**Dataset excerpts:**
================================
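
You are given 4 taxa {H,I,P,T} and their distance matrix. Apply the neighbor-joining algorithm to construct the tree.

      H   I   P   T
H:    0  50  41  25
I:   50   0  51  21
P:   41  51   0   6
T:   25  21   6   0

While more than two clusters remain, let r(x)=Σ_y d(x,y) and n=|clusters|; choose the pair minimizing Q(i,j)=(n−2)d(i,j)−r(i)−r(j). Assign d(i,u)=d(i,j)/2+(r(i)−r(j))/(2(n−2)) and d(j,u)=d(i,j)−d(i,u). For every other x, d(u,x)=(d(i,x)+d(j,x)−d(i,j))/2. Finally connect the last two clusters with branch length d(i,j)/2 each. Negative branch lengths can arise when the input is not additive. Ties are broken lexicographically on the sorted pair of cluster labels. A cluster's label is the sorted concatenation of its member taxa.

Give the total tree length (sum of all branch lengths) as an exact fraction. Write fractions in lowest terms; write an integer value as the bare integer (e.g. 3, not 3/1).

1. join H+I (d=50, Q=-138) ⇒ HI; edges |H|=47/2, |I|=53/2
  updated: d(HI,P)=21, d(HI,T)=-2
2. join HI+P (d=21, Q=-25) ⇒ HIP; edges |HI|=13/2, |P|=29/2
  updated: d(HIP,T)=-17/2
3. join HIP+T (d=-17/2) ⇒ HIPT; edges |HIP|=-17/4, |T|=-17/4
final tree: (((H:47/2,I:53/2):13/2,P:29/2):-17/4,T:-17/4)
total length: 125/2

125/2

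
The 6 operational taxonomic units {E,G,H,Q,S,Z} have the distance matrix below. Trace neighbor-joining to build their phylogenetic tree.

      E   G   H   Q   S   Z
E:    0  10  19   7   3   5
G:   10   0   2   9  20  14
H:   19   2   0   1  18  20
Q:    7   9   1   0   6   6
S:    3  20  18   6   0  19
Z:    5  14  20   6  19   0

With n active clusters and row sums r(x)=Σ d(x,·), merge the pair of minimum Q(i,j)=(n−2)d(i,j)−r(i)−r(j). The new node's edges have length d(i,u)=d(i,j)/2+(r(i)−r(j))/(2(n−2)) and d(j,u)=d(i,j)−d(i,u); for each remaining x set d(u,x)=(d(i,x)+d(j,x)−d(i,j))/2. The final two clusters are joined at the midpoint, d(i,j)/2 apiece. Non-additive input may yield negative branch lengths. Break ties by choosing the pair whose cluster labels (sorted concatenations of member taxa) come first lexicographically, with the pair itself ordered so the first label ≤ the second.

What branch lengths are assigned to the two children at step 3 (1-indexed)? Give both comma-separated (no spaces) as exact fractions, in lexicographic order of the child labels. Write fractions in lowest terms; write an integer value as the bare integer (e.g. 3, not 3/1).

step 1: merge (G,H) at d=2, Q=-107; branch lengths G→3/8, H→13/8; new cluster GH
  updated: d(E,GH)=27/2, d(GH,Q)=4, d(GH,S)=18, d(GH,Z)=16
step 2: merge (E,S) at d=3, Q=-131/2; branch lengths E→-17/12, S→53/12; new cluster ES
  updated: d(ES,GH)=57/4, d(ES,Q)=5, d(ES,Z)=21/2
step 3: merge (ES,Z) at d=21/2, Q=-165/4; branch lengths ES→73/16, Z→95/16; new cluster ESZ
  updated: d(ESZ,GH)=79/8, d(ESZ,Q)=1/4
step 4: merge (ESZ,GH) at d=79/8, Q=-113/8; branch lengths ESZ→49/16, GH→109/16; new cluster EGHSZ
  updated: d(EGHSZ,Q)=-45/16
step 5: merge (EGHSZ,Q) at d=-45/16; branch lengths EGHSZ→-45/32, Q→-45/32; new cluster EGHQSZ
final tree: ((((E:-17/12,S:53/12):73/16,Z:95/16):49/16,(G:3/8,H:13/8):109/16):-45/32,Q:-45/32)
total length: 361/16

73/16,95/16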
================================
What is needed here is an exact copy of all the entries.

**SOLUTION TO THIS TASK:**
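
You are given 4 taxa {H,I,P,T} and their distance matrix. Apply the neighbor-joining algorithm to construct the tree.

      H   I   P   T
H:    0  50  41  25
I:   50   0  51  21
P:   41  51   0   6
T:   25  21   6   0

While more than two clusters remain, let r(x)=Σ_y d(x,y) and n=|clusters|; choose the pair minimizing Q(i,j)=(n−2)d(i,j)−r(i)−r(j). Assign d(i,u)=d(i,j)/2+(r(i)−r(j))/(2(n−2)) and d(j,u)=d(i,j)−d(i,u). For every other x, d(u,x)=(d(i,x)+d(j,x)−d(i,j))/2. Finally connect the last two clusters with branch length d(i,j)/2 each. Negative branch lengths can arise when the input is not additive. Ties are broken lexicographically on the sorted pair of cluster labels. A cluster's label is the sorted concatenation of its member taxa.

Give the total tree length (sum of all branch lengths) as an exact fraction. Write fractions in lowest terms; write an integer value as the bare integer (e.g. 3, not 3/1).

1. join H+I (d=50, Q=-138) ⇒ HI; edges |H|=47/2, |I|=53/2
  updated: d(HI,P)=21, d(HI,T)=-2
2. join HI+P (d=21, Q=-25) ⇒ HIP; edges |HI|=13/2, |P|=29/2
  updated: d(HIP,T)=-17/2
3. join HIP+T (d=-17/2) ⇒ HIPT; edges |HIP|=-17/4, |T|=-17/4
final tree: (((H:47/2,I:53/2):13/2,P:29/2):-17/4,T:-17/4)
total length: 125/2

125/2

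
The 6 operational taxonomic units {E,G,H,Q,S,Z} have the distance matrix below. Trace neighbor-joining to build their phylogenetic tree.

      E   G   H   Q   S   Z
E:    0  10  19   7   3   5
G:   10   0   2   9  20  14
H:   19   2   0   1  18  20
Q:    7   9   1   0   6   6
S:    3  20  18   6   0  19
Z:    5  14  20   6  19   0

With n active clusters and row sums r(x)=Σ d(x,·), merge the pair of minimum Q(i,j)=(n−2)d(i,j)−r(i)−r(j). The new node's edges have length d(i,u)=d(i,j)/2+(r(i)−r(j))/(2(n−2)) and d(j,u)=d(i,j)−d(i,u); for each remaining x set d(u,x)=(d(i,x)+d(j,x)−d(i,j))/2. The final two clusters are joined at the midpoint, d(i,j)/2 apiece. Non-additive input may yield negative branch lengths. Break ties by choosing the pair whose cluster labels (sorted concatenations of member taxa) come first lexicographically, with the pair itself ordered so the first label ≤ the second.

What branch lengths are assigned to the two children at step 3 (1-indexed)? Give both comma-separated (no spaces) as exact fractions, in lexicographic order of the child labels. Write fractions in lowest terms; write an integer value as the bare integer (e.g. 3, not 3/1).

step 1: merge (G,H) at d=2, Q=-107; branch lengths G→3/8, H→13/8; new cluster GH
  updated: d(E,GH)=27/2, d(GH,Q)=4, d(GH,S)=18, d(GH,Z)=16
step 2: merge (E,S) at d=3, Q=-131/2; branch lengths E→-17/12, S→53/12; new cluster ES
  updated: d(ES,GH)=57/4, d(ES,Q)=5, d(ES,Z)=21/2
step 3: merge (ES,Z) at d=21/2, Q=-165/4; branch lengths ES→73/16, Z→95/16; new cluster ESZ
  updated: d(ESZ,GH)=79/8, d(ESZ,Q)=1/4
step 4: merge (ESZ,GH) at d=79/8, Q=-113/8; branch lengths ESZ→49/16, GH→109/16; new cluster EGHSZ
  updated: d(EGHSZ,Q)=-45/16
step 5: merge (EGHSZ,Q) at d=-45/16; branch lengths EGHSZ→-45/32, Q→-45/32; new cluster EGHQSZ
final tree: ((((E:-17/12,S:53/12):73/16,Z:95/16):49/16,(G:3/8,H:13/8):109/16):-45/32,Q:-45/32)
total length: 361/16

73/16,95/16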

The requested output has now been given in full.